__PROBLEM DETAILS__
All the data below should be printed again without a single difference.

__Saved entries__
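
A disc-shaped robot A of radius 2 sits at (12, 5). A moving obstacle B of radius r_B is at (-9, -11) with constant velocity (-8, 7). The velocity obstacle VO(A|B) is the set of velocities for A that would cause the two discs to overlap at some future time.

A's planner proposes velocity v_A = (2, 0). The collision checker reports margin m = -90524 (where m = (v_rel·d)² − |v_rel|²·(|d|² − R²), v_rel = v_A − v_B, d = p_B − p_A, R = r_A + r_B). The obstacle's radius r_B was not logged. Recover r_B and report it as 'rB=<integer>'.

m = -90524
d = (-21, -16);  v_rel = (10, -7),  |v_rel|² = 149
v_rel×d = (10)·(-16) − (-7)·(-21) = -307
since m = R²·149 − (-307)²:  R² = (94249 + -90524) / 149 = 25
R = √25 = 5  ⇒  r_B = 5 − 2 = 3

rB=3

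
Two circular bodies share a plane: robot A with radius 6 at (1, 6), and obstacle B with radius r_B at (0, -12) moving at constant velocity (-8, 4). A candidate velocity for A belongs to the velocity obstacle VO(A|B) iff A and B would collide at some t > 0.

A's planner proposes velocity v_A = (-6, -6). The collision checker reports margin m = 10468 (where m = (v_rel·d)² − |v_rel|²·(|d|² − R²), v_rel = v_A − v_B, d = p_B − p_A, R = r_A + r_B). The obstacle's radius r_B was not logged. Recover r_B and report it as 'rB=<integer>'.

m = 10468
d = (-1, -18);  v_rel = (2, -10),  |v_rel|² = 104
v_rel×d = (2)·(-18) − (-10)·(-1) = -46
since m = R²·104 − (-46)²:  R² = (2116 + 10468) / 104 = 121
R = √121 = 11  ⇒  r_B = 11 − 6 = 5

rB=5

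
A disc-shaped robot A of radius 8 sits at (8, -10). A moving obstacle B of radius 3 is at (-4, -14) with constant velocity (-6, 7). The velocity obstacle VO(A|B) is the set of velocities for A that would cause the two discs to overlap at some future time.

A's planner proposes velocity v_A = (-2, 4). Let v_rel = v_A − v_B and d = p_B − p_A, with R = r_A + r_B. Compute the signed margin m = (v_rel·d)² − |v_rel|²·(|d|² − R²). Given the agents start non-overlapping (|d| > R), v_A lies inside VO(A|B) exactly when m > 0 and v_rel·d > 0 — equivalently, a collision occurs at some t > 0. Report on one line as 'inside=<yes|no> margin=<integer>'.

d = (-12, -4),  |d|² = 160;  R = 8+3 = 11,  c = 160−11² = 39
v_rel = (4, -3),  |v_rel|² = 25;  v_rel·d = (4)·(-12) + (-3)·(-4) = -36
25·t² + 72·t + 39 = 0  ⇒  m = (-36)² − 25·39 = 321
m = 321 > 0,  v_rel·d = -36 < 0  ⇒  outside

inside=no margin=321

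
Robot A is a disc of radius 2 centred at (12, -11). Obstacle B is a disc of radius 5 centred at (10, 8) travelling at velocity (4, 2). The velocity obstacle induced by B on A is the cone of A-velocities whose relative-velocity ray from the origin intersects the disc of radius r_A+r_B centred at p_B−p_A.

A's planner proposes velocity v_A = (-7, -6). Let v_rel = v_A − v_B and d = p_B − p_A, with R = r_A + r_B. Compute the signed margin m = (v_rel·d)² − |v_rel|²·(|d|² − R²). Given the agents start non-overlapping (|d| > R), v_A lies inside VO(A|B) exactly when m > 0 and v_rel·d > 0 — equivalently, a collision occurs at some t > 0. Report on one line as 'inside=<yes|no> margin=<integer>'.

d = (-2, 19),  |d|² = 365;  R = 2+5 = 7,  c = 365−7² = 316
v_rel = (-11, -8),  |v_rel|² = 185;  v_rel·d = (-11)·(-2) + (-8)·(19) = -130
185·t² + 260·t + 316 = 0  ⇒  m = (-130)² − 185·316 = -41560
m = -41560 < 0,  v_rel·d = -130 < 0  ⇒  outside

inside=no margin=-41560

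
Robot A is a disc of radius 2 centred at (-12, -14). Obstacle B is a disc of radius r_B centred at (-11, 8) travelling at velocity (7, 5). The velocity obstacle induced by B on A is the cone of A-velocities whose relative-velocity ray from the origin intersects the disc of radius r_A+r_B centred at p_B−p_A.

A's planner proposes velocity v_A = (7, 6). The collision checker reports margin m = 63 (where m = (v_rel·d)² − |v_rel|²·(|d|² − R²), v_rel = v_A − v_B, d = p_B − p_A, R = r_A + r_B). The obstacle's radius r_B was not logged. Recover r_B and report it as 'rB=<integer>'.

m = 63
d = (1, 22);  v_rel = (0, 1),  |v_rel|² = 1
v_rel×d = (0)·(22) − (1)·(1) = -1
since m = R²·1 − (-1)²:  R² = (1 + 63) / 1 = 64
R = √64 = 8  ⇒  r_B = 8 − 2 = 6

rB=6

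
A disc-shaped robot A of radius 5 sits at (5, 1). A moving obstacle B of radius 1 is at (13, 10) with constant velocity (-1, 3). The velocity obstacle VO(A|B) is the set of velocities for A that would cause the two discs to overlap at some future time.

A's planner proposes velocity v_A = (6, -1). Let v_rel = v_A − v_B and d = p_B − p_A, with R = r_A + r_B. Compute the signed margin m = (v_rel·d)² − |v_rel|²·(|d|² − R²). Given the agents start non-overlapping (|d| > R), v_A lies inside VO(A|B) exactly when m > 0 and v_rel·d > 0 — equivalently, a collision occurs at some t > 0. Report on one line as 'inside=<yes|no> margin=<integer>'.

d = (8, 9),  |d|² = 145;  R = 5+1 = 6,  c = 145−6² = 109
v_rel = (7, -4),  |v_rel|² = 65;  v_rel·d = (7)·(8) + (-4)·(9) = 20
65·t² − 40·t + 109 = 0  ⇒  m = 20² − 65·109 = -6685
m = -6685 < 0,  v_rel·d = 20 > 0  ⇒  outside

inside=no margin=-6685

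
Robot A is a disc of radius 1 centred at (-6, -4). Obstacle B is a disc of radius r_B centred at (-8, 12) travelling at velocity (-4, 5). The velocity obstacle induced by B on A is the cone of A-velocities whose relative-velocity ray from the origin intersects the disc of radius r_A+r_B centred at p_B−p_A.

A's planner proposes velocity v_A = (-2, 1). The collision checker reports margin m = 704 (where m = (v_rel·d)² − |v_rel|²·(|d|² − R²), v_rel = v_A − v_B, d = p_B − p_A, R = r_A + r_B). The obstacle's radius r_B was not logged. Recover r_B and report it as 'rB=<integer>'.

m = 704
d = (-2, 16);  v_rel = (2, -4),  |v_rel|² = 20
v_rel×d = (2)·(16) − (-4)·(-2) = 24
since m = R²·20 − 24²:  R² = (576 + 704) / 20 = 64
R = √64 = 8  ⇒  r_B = 8 − 1 = 7

rB=7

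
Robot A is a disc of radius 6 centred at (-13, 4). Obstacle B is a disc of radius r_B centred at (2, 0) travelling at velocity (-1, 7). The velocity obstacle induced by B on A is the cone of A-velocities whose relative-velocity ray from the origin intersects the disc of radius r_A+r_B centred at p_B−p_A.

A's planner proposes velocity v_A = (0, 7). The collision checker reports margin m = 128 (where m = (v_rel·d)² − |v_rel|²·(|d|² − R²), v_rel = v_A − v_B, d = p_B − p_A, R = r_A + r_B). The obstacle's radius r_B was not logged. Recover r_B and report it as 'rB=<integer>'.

m = 128
d = (15, -4);  v_rel = (1, 0),  |v_rel|² = 1
v_rel×d = (1)·(-4) − (0)·(15) = -4
since m = R²·1 − (-4)²:  R² = (16 + 128) / 1 = 144
R = √144 = 12  ⇒  r_B = 12 − 6 = 6

rB=6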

__TASK SOLUTION__
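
A disc-shaped robot A of radius 2 sits at (12, 5). A moving obstacle B of radius r_B is at (-9, -11) with constant velocity (-8, 7). The velocity obstacle VO(A|B) is the set of velocities for A that would cause the two discs to overlap at some future time.

A's planner proposes velocity v_A = (2, 0). The collision checker reports margin m = -90524 (where m = (v_rel·d)² − |v_rel|²·(|d|² − R²), v_rel = v_A − v_B, d = p_B − p_A, R = r_A + r_B). The obstacle's radius r_B was not logged. Recover r_B and report it as 'rB=<integer>'.

m = -90524
d = (-21, -16);  v_rel = (10, -7),  |v_rel|² = 149
v_rel×d = (10)·(-16) − (-7)·(-21) = -307
since m = R²·149 − (-307)²:  R² = (94249 + -90524) / 149 = 25
R = √25 = 5  ⇒  r_B = 5 − 2 = 3

rB=3

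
Two circular bodies share a plane: robot A with radius 6 at (1, 6), and obstacle B with radius r_B at (0, -12) moving at constant velocity (-8, 4). A candidate velocity for A belongs to the velocity obstacle VO(A|B) iff A and B would collide at some t > 0.

A's planner proposes velocity v_A = (-6, -6). The collision checker reports margin m = 10468 (where m = (v_rel·d)² − |v_rel|²·(|d|² − R²), v_rel = v_A − v_B, d = p_B − p_A, R = r_A + r_B). The obstacle's radius r_B was not logged. Recover r_B and report it as 'rB=<integer>'.

m = 10468
d = (-1, -18);  v_rel = (2, -10),  |v_rel|² = 104
v_rel×d = (2)·(-18) − (-10)·(-1) = -46
since m = R²·104 − (-46)²:  R² = (2116 + 10468) / 104 = 121
R = √121 = 11  ⇒  r_B = 11 − 6 = 5

rB=5

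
A disc-shaped robot A of radius 8 sits at (8, -10). A moving obstacle B of radius 3 is at (-4, -14) with constant velocity (-6, 7). The velocity obstacle VO(A|B) is the set of velocities for A that would cause the two discs to overlap at some future time.

A's planner proposes velocity v_A = (-2, 4). Let v_rel = v_A − v_B and d = p_B − p_A, with R = r_A + r_B. Compute the signed margin m = (v_rel·d)² − |v_rel|²·(|d|² − R²). Given the agents start non-overlapping (|d| > R), v_A lies inside VO(A|B) exactly when m > 0 and v_rel·d > 0 — equivalently, a collision occurs at some t > 0. Report on one line as 'inside=<yes|no> margin=<integer>'.

d = (-12, -4),  |d|² = 160;  R = 8+3 = 11,  c = 160−11² = 39
v_rel = (4, -3),  |v_rel|² = 25;  v_rel·d = (4)·(-12) + (-3)·(-4) = -36
25·t² + 72·t + 39 = 0  ⇒  m = (-36)² − 25·39 = 321
m = 321 > 0,  v_rel·d = -36 < 0  ⇒  outside

inside=no margin=321

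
Robot A is a disc of radius 2 centred at (12, -11). Obstacle B is a disc of radius 5 centred at (10, 8) travelling at velocity (4, 2). The velocity obstacle induced by B on A is the cone of A-velocities whose relative-velocity ray from the origin intersects the disc of radius r_A+r_B centred at p_B−p_A.

A's planner proposes velocity v_A = (-7, -6). Let v_rel = v_A − v_B and d = p_B − p_A, with R = r_A + r_B. Compute the signed margin m = (v_rel·d)² − |v_rel|²·(|d|² − R²). Given the agents start non-overlapping (|d| > R), v_A lies inside VO(A|B) exactly when m > 0 and v_rel·d > 0 — equivalently, a collision occurs at some t > 0. Report on one line as 'inside=<yes|no> margin=<integer>'.

d = (-2, 19),  |d|² = 365;  R = 2+5 = 7,  c = 365−7² = 316
v_rel = (-11, -8),  |v_rel|² = 185;  v_rel·d = (-11)·(-2) + (-8)·(19) = -130
185·t² + 260·t + 316 = 0  ⇒  m = (-130)² − 185·316 = -41560
m = -41560 < 0,  v_rel·d = -130 < 0  ⇒  outside

inside=no margin=-41560

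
Robot A is a disc of radius 2 centred at (-12, -14). Obstacle B is a disc of radius r_B centred at (-11, 8) travelling at velocity (7, 5). The velocity obstacle induced by B on A is the cone of A-velocities whose relative-velocity ray from the origin intersects the disc of radius r_A+r_B centred at p_B−p_A.

A's planner proposes velocity v_A = (7, 6). The collision checker reports margin m = 63 (where m = (v_rel·d)² − |v_rel|²·(|d|² − R²), v_rel = v_A − v_B, d = p_B − p_A, R = r_A + r_B). The obstacle's radius r_B was not logged. Recover r_B and report it as 'rB=<integer>'.

m = 63
d = (1, 22);  v_rel = (0, 1),  |v_rel|² = 1
v_rel×d = (0)·(22) − (1)·(1) = -1
since m = R²·1 − (-1)²:  R² = (1 + 63) / 1 = 64
R = √64 = 8  ⇒  r_B = 8 − 2 = 6

rB=6

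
A disc-shaped robot A of radius 5 sits at (5, 1). A moving obstacle B of radius 1 is at (13, 10) with constant velocity (-1, 3). The velocity obstacle VO(A|B) is the set of velocities for A that would cause the two discs to overlap at some future time.

A's planner proposes velocity v_A = (6, -1). Let v_rel = v_A − v_B and d = p_B − p_A, with R = r_A + r_B. Compute the signed margin m = (v_rel·d)² − |v_rel|²·(|d|² − R²). Given the agents start non-overlapping (|d| > R), v_A lies inside VO(A|B) exactly when m > 0 and v_rel·d > 0 — equivalently, a collision occurs at some t > 0. Report on one line as 'inside=<yes|no> margin=<integer>'.

d = (8, 9),  |d|² = 145;  R = 5+1 = 6,  c = 145−6² = 109
v_rel = (7, -4),  |v_rel|² = 65;  v_rel·d = (7)·(8) + (-4)·(9) = 20
65·t² − 40·t + 109 = 0  ⇒  m = 20² − 65·109 = -6685
m = -6685 < 0,  v_rel·d = 20 > 0  ⇒  outside

inside=no margin=-6685

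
Robot A is a disc of radius 1 centred at (-6, -4). Obstacle B is a disc of radius r_B centred at (-8, 12) travelling at velocity (-4, 5). The velocity obstacle induced by B on A is the cone of A-velocities whose relative-velocity ray from the origin intersects the disc of radius r_A+r_B centred at p_B−p_A.

A's planner proposes velocity v_A = (-2, 1). The collision checker reports margin m = 704 (where m = (v_rel·d)² − |v_rel|²·(|d|² − R²), v_rel = v_A − v_B, d = p_B − p_A, R = r_A + r_B). The obstacle's radius r_B was not logged. Recover r_B and report it as 'rB=<integer>'.

m = 704
d = (-2, 16);  v_rel = (2, -4),  |v_rel|² = 20
v_rel×d = (2)·(16) − (-4)·(-2) = 24
since m = R²·20 − 24²:  R² = (576 + 704) / 20 = 64
R = √64 = 8  ⇒  r_B = 8 − 1 = 7

rB=7

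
Robot A is a disc of radius 6 centred at (-13, 4). Obstacle B is a disc of radius r_B centred at (2, 0) travelling at velocity (-1, 7). The velocity obstacle induced by B on A is the cone of A-velocities whose relative-velocity ray from the origin intersects the disc of radius r_A+r_B centred at p_B−p_A.

A's planner proposes velocity v_A = (0, 7). The collision checker reports margin m = 128 (where m = (v_rel·d)² − |v_rel|²·(|d|² − R²), v_rel = v_A − v_B, d = p_B − p_A, R = r_A + r_B). The obstacle's radius r_B was not logged. Recover r_B and report it as 'rB=<integer>'.

m = 128
d = (15, -4);  v_rel = (1, 0),  |v_rel|² = 1
v_rel×d = (1)·(-4) − (0)·(15) = -4
since m = R²·1 − (-4)²:  R² = (16 + 128) / 1 = 144
R = √144 = 12  ⇒  r_B = 12 − 6 = 6

rB=6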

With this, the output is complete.